**To do**
For the listing below, print exactly the lines from the line with "Let p1, p2, p3, p4, p5, p6" to the line with "7. (!p2 || p5)", both included, and nothing beyond them.

**Data for this exercise**
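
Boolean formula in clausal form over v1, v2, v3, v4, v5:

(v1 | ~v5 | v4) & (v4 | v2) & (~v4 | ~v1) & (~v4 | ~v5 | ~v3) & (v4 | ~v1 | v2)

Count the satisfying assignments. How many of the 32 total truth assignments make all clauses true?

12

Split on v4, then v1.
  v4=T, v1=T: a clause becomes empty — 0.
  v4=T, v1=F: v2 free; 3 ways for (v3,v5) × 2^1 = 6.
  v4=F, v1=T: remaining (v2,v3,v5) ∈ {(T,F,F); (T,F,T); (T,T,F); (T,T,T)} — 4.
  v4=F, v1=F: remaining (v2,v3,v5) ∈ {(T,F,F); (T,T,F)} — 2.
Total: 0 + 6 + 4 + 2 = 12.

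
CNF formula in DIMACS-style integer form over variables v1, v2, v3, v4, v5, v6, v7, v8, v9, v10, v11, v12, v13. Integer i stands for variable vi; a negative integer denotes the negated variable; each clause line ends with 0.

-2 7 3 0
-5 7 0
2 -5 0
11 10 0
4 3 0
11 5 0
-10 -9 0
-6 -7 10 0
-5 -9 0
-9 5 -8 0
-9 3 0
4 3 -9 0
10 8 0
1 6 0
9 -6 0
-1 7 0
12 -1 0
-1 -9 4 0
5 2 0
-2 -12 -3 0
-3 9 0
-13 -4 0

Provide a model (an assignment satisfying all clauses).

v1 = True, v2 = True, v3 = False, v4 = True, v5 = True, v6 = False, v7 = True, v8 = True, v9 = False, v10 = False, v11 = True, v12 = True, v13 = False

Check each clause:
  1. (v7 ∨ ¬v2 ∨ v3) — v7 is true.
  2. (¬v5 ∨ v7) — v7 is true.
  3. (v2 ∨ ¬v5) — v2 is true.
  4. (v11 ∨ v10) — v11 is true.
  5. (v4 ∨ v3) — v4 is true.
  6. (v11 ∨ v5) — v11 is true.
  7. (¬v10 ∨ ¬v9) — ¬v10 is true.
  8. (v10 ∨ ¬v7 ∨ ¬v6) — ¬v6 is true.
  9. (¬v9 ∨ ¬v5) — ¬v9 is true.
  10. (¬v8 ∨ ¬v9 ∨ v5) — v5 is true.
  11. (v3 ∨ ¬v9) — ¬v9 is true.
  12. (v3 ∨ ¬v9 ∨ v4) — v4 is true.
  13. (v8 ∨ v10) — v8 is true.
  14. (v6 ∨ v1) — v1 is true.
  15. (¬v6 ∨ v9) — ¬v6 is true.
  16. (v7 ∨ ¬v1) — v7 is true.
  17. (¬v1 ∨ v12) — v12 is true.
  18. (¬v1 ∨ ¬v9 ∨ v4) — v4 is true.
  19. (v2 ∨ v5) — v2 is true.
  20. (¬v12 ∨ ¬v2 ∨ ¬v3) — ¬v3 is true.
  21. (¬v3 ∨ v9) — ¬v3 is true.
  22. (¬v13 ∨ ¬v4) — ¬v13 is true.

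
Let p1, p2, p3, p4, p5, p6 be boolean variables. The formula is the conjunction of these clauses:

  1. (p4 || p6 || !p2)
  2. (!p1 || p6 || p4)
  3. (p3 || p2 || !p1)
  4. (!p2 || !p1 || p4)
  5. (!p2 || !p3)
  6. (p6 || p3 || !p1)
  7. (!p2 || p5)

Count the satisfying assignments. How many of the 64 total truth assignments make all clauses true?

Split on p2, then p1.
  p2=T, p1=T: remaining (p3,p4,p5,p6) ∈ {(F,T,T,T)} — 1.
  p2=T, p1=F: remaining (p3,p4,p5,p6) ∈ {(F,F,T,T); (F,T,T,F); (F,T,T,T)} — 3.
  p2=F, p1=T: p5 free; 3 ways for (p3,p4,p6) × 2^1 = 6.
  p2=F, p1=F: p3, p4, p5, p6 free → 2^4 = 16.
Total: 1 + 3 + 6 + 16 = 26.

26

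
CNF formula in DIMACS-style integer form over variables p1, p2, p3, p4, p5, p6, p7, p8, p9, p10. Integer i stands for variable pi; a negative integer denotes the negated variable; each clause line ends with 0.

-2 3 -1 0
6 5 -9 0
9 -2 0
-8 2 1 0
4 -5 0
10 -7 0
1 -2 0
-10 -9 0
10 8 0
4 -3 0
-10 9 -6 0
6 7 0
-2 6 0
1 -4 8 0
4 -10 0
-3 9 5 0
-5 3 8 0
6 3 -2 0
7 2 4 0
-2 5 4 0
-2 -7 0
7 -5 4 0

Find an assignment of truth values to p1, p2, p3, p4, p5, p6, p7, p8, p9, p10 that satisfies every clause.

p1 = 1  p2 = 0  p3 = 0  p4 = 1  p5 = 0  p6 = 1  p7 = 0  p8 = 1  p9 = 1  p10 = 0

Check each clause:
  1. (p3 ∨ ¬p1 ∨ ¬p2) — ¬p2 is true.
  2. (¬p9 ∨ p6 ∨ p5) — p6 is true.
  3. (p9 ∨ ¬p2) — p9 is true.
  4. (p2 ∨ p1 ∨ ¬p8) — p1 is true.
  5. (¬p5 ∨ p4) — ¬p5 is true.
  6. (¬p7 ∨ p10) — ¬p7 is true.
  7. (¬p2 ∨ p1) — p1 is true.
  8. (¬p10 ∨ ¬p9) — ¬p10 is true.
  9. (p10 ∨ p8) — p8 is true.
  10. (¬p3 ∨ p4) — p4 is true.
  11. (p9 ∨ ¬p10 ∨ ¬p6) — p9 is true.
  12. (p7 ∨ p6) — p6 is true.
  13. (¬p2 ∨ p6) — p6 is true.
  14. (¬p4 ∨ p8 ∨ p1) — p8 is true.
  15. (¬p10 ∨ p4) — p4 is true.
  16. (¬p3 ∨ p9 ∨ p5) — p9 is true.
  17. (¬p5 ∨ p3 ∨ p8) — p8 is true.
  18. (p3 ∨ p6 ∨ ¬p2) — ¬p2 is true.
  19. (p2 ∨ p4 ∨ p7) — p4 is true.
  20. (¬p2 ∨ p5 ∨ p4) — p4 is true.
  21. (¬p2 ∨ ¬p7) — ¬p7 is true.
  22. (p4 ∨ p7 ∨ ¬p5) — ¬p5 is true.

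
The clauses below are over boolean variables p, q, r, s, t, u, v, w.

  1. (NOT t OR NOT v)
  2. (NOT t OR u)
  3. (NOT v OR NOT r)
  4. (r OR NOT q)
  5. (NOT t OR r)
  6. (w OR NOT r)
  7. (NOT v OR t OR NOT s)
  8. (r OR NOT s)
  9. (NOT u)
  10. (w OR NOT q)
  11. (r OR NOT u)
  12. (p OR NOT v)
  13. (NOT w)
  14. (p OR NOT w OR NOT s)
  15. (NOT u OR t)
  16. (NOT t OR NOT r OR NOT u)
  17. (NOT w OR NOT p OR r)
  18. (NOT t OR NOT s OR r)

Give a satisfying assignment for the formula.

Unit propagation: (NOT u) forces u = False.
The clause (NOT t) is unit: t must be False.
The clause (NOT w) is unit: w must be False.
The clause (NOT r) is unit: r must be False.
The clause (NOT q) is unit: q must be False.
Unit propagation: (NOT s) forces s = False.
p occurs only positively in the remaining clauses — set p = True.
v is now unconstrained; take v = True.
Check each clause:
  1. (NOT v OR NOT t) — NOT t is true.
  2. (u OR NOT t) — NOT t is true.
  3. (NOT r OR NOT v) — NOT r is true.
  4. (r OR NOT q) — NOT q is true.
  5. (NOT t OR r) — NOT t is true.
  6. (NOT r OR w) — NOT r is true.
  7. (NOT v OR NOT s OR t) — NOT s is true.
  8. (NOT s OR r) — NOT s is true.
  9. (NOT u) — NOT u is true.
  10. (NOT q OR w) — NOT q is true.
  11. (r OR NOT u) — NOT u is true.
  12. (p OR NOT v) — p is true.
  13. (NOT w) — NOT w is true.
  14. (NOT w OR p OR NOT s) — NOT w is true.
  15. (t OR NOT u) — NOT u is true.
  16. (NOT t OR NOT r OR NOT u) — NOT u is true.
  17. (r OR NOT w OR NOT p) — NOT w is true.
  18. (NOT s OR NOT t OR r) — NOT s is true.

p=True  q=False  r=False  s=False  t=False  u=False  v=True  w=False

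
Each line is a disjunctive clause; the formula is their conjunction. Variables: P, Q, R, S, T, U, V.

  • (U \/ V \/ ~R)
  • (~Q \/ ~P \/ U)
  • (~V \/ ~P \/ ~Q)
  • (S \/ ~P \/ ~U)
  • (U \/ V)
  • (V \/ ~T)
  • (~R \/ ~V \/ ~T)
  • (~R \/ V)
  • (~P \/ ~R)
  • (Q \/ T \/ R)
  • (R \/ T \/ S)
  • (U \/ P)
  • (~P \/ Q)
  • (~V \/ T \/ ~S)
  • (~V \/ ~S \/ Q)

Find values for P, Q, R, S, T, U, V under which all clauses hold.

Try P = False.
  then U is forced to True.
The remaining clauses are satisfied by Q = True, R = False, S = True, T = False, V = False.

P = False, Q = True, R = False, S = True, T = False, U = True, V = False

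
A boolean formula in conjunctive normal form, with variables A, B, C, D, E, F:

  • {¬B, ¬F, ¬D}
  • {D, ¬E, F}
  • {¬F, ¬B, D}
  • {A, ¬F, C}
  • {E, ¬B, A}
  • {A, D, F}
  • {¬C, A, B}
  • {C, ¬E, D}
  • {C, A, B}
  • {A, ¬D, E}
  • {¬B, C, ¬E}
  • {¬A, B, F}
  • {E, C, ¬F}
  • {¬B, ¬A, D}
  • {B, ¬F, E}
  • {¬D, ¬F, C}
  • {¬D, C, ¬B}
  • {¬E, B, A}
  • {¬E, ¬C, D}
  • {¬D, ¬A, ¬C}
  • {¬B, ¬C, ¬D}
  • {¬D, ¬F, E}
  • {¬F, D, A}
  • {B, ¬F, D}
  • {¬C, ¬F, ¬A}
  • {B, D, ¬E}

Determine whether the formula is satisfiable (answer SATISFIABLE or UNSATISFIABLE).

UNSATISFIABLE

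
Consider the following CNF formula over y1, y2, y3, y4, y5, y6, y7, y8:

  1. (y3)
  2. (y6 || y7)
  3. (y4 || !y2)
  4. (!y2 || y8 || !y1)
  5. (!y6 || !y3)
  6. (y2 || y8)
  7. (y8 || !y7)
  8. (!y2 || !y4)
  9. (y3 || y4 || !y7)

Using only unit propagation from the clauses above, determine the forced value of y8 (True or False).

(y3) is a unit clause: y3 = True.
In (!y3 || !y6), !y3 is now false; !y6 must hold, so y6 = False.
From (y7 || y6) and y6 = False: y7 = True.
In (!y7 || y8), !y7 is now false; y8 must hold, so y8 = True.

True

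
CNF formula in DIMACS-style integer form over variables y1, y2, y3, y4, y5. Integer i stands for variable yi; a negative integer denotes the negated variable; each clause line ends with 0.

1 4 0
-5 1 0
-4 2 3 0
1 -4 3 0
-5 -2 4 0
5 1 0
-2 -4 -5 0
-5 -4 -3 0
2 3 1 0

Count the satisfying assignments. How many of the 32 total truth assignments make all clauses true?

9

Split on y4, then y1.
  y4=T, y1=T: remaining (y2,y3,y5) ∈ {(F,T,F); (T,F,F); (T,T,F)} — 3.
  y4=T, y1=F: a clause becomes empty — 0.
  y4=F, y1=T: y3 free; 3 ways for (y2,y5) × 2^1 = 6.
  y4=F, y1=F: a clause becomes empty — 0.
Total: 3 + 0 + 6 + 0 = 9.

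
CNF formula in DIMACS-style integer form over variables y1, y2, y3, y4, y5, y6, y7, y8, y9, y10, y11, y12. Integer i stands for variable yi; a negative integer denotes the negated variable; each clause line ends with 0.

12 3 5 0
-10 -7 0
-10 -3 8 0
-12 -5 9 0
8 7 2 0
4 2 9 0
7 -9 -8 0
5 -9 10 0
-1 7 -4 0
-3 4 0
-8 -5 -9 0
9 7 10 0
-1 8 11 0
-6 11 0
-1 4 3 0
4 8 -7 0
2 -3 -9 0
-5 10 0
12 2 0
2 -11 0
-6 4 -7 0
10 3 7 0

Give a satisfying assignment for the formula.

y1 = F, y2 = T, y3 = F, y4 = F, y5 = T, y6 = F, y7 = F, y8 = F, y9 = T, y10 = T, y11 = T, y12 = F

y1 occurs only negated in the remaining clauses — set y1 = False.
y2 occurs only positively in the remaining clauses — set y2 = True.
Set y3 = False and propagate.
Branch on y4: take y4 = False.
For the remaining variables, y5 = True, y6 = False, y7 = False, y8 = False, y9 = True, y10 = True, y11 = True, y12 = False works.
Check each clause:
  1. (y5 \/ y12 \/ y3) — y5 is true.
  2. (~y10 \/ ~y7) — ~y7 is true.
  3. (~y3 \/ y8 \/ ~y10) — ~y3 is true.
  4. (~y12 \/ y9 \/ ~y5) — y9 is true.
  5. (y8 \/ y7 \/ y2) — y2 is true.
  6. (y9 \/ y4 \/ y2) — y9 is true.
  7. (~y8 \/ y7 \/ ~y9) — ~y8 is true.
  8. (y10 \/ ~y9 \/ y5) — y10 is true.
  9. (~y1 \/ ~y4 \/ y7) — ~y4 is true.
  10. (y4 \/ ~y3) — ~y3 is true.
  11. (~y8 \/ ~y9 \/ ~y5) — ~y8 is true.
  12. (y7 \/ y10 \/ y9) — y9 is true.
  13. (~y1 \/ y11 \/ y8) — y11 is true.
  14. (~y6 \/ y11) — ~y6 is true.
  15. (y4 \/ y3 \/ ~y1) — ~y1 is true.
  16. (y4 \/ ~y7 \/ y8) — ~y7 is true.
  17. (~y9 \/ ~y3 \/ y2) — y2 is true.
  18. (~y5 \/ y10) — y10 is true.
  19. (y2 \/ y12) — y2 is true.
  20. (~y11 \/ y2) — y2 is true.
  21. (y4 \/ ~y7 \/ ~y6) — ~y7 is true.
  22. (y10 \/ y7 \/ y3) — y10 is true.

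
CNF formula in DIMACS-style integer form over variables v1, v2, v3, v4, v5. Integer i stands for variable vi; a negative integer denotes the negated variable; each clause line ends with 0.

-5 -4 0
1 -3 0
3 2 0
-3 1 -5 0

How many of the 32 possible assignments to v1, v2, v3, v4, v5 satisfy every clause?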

**The completed task**
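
Let p1, p2, p3, p4, p5, p6 be boolean variables. The formula is the conjunction of these clauses:

  1. (p4 || p6 || !p2)
  2. (!p1 || p6 || p4)
  3. (p3 || p2 || !p1)
  4. (!p2 || !p1 || p4)
  5. (!p2 || !p3)
  6. (p6 || p3 || !p1)
  7. (!p2 || p5)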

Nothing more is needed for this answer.